What the exercise asks: Below are some records. Return exactly the lines from the one containing "Answer: $372 +" through the one containing "Answer: 22372", both included, and only those.

Saved entries
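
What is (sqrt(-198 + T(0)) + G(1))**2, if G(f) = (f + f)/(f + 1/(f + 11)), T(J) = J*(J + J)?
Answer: -32886/169 + 144*I*sqrt(22)/13 ≈ -194.59 + 51.955*I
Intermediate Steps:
T(J) = 2*J**2 (T(J) = J*(2*J) = 2*J**2)
G(f) = 2*f/(f + 1/(11 + f)) (G(f) = (2*f)/(f + 1/(11 + f)) = 2*f/(f + 1/(11 + f)))
(sqrt(-198 + T(0)) + G(1))**2 = (sqrt(-198 + 2*0**2) + 2*1*(11 + 1)/(1 + 1**2 + 11*1))**2 = (sqrt(-198 + 2*0) + 2*1*12/(1 + 1 + 11))**2 = (sqrt(-198 + 0) + 2*1*12/13)**2 = (sqrt(-198) + 2*1*(1/13)*12)**2 = (3*I*sqrt(22) + 24/13)**2 = (24/13 + 3*I*sqrt(22))**2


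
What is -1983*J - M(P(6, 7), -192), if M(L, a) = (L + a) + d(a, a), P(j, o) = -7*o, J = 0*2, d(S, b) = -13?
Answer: 254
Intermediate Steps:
J = 0
M(L, a) = -13 + L + a (M(L, a) = (L + a) - 13 = -13 + L + a)
-1983*J - M(P(6, 7), -192) = -1983*0 - (-13 - 7*7 - 192) = 0 - (-13 - 49 - 192) = 0 - 1*(-254) = 0 + 254 = 254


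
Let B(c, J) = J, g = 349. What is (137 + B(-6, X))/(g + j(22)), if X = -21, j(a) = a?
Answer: 116/371 ≈ 0.31267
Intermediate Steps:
(137 + B(-6, X))/(g + j(22)) = (137 - 21)/(349 + 22) = 116/371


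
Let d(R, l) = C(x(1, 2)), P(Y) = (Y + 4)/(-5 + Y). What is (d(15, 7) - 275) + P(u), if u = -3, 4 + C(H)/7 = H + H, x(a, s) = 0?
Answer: -2425/8 ≈ -303.13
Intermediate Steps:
C(H) = -28 + 14*H (C(H) = -28 + 7*(H + H) = -28 + 7*(2*H) = -28 + 14*H)
P(Y) = (4 + Y)/(-5 + Y)
d(R, l) = -28 (d(R, l) = -28 + 14*0 = -28 + 0 = -28)
(d(15, 7) - 275) + P(u) = (-28 - 275) + (4 - 3)/(-5 - 3) = -303 + 1/(-8) = -303 - ⅛*1 = -303 - ⅛ = -2425/8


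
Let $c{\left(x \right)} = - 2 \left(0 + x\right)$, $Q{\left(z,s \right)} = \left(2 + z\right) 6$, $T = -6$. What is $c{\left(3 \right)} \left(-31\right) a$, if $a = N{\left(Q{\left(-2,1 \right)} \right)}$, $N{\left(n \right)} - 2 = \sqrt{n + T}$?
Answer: $372 + 186 i \sqrt{6} \approx 372.0 + 455.6 i$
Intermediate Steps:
$Q{\left(z,s \right)} = 12 + 6 z$
$c{\left(x \right)} = - 2 x$
$N{\left(n \right)} = 2 + \sqrt{-6 + n}$ ($N{\left(n \right)} = 2 + \sqrt{n - 6} = 2 + \sqrt{-6 + n}$)
$a = 2 + i \sqrt{6}$ ($a = 2 + \sqrt{-6 + \left(12 + 6 \left(-2\right)\right)} = 2 + \sqrt{-6 + \left(12 - 12\right)} = 2 + \sqrt{-6 + 0} = 2 + \sqrt{-6} = 2 + i \sqrt{6} \approx 2.0 + 2.4495 i$)
$c{\left(3 \right)} \left(-31\right) a = \left(-2\right) 3 \left(-31\right) \left(2 + i \sqrt{6}\right) = \left(-6\right) \left(-31\right) \left(2 + i \sqrt{6}\right) = 186 \left(2 + i \sqrt{6}\right) = 372 + 186 i \sqrt{6}$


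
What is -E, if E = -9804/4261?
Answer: 9804/4261 ≈ 2.3009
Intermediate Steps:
E = -9804/4261 (E = -9804*1/4261 = -9804/4261 ≈ -2.3009)
-E = -1*(-9804/4261) = 9804/4261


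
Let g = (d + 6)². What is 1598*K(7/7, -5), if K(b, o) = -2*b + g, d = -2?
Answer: 22372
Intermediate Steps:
g = 16 (g = (-2 + 6)² = 4² = 16)
K(b, o) = 16 - 2*b (K(b, o) = -2*b + 16 = 16 - 2*b)
1598*K(7/7, -5) = 1598*(16 - 14/7) = 1598*(16 - 2*1) = 1598*(16 - 2) = 1598*14 = 22372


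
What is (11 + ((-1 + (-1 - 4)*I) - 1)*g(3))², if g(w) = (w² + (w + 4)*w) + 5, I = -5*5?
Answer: 18627856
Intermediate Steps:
I = -25
g(w) = 5 + w² + w*(4 + w) (g(w) = (w² + (4 + w)*w) + 5 = (w² + w*(4 + w)) + 5 = 5 + w² + w*(4 + w))
(11 + ((-1 + (-1 - 4)*I) - 1)*g(3))² = (11 + ((-1 + (-1 - 4)*(-25)) - 1)*(5 + 2*3² + 4*3))² = (11 + ((-1 - 5*(-25)) - 1)*(5 + 2*9 + 12))² = (11 + ((-1 + 125) - 1)*(5 + 18 + 12))² = (11 + (124 - 1)*35)² = (11 + 123*35)² = (11 + 4305)² = 4316² = 18627856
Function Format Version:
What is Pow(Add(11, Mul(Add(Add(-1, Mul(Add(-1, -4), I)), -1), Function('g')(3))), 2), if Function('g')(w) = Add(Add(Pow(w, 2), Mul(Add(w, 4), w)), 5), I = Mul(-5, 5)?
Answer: 18627856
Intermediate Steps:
I = -25
Function('g')(w) = Add(5, Pow(w, 2), Mul(w, Add(4, w))) (Function('g')(w) = Add(Add(Pow(w, 2), Mul(Add(4, w), w)), 5) = Add(Add(Pow(w, 2), Mul(w, Add(4, w))), 5) = Add(5, Pow(w, 2), Mul(w, Add(4, w))))
Pow(Add(11, Mul(Add(Add(-1, Mul(Add(-1, -4), I)), -1), Function('g')(3))), 2) = Pow(Add(11, Mul(Add(Add(-1, Mul(Add(-1, -4), -25)), -1), Add(5, Mul(2, Pow(3, 2)), Mul(4, 3)))), 2) = Pow(Add(11, Mul(Add(Add(-1, Mul(-5, -25)), -1), Add(5, Mul(2, 9), 12))), 2) = Pow(Add(11, Mul(Add(Add(-1, 125), -1), Add(5, 18, 12))), 2) = Pow(Add(11, Mul(Add(124, -1), 35)), 2) = Pow(Add(11, Mul(123, 35)), 2) = Pow(Add(11, 4305), 2) = Pow(4316, 2) = 18627856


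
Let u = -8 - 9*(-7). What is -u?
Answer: -55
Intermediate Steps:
u = 55 (u = -8 + 63 = 55)
-u = -1*55 = -55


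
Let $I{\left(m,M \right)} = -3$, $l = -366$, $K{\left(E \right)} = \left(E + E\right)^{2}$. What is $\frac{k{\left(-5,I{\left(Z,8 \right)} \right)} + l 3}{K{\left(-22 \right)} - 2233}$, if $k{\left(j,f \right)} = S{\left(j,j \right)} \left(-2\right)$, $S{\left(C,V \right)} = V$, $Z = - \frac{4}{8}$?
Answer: $\frac{1088}{297} \approx 3.6633$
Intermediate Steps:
$K{\left(E \right)} = 4 E^{2}$ ($K{\left(E \right)} = \left(2 E\right)^{2} = 4 E^{2}$)
$Z = - \frac{1}{2}$ ($Z = \left(-4\right) \frac{1}{8} = - \frac{1}{2} \approx -0.5$)
$k{\left(j,f \right)} = - 2 j$ ($k{\left(j,f \right)} = j \left(-2\right) = - 2 j$)
$\frac{k{\left(-5,I{\left(Z,8 \right)} \right)} + l 3}{K{\left(-22 \right)} - 2233} = \frac{\left(-2\right) \left(-5\right) - 1098}{4 \left(-22\right)^{2} - 2233} = \frac{10 - 1098}{4 \cdot 484 - 2233} = - \frac{1088}{1936 - 2233} = - \frac{1088}{-297} = \left(-1088\right) \left(- \frac{1}{297}\right) = \frac{1088}{297}$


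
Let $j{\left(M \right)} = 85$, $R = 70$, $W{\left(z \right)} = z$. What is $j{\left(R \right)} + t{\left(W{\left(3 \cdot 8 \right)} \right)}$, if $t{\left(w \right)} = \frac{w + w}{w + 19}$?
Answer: $\frac{3703}{43} \approx 86.116$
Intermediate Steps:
$t{\left(w \right)} = \frac{2 w}{19 + w}$
$j{\left(R \right)} + t{\left(W{\left(3 \cdot 8 \right)} \right)} = 85 + \frac{2 \cdot 3 \cdot 8}{19 + 3 \cdot 8} = 85 + 2 \cdot 24 \frac{1}{19 + 24} = 85 + 2 \cdot 24 \cdot \frac{1}{43} = 85 + \frac{48}{43} = \frac{3703}{43}$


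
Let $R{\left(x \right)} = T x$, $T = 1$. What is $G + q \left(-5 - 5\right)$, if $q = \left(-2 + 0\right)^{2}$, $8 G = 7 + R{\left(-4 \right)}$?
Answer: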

Response to this task:
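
Answer: $372 + 186 i \sqrt{6} \approx 372.0 + 455.6 i$
Intermediate Steps:
$Q{\left(z,s \right)} = 12 + 6 z$
$c{\left(x \right)} = - 2 x$
$N{\left(n \right)} = 2 + \sqrt{-6 + n}$ ($N{\left(n \right)} = 2 + \sqrt{n - 6} = 2 + \sqrt{-6 + n}$)
$a = 2 + i \sqrt{6}$ ($a = 2 + \sqrt{-6 + \left(12 + 6 \left(-2\right)\right)} = 2 + \sqrt{-6 + \left(12 - 12\right)} = 2 + \sqrt{-6 + 0} = 2 + \sqrt{-6} = 2 + i \sqrt{6} \approx 2.0 + 2.4495 i$)
$c{\left(3 \right)} \left(-31\right) a = \left(-2\right) 3 \left(-31\right) \left(2 + i \sqrt{6}\right) = \left(-6\right) \left(-31\right) \left(2 + i \sqrt{6}\right) = 186 \left(2 + i \sqrt{6}\right) = 372 + 186 i \sqrt{6}$


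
What is -E, if E = -9804/4261?
Answer: 9804/4261 ≈ 2.3009
Intermediate Steps:
E = -9804/4261 (E = -9804*1/4261 = -9804/4261 ≈ -2.3009)
-E = -1*(-9804/4261) = 9804/4261


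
Let g = (d + 6)². What is 1598*K(7/7, -5), if K(b, o) = -2*b + g, d = -2?
Answer: 22372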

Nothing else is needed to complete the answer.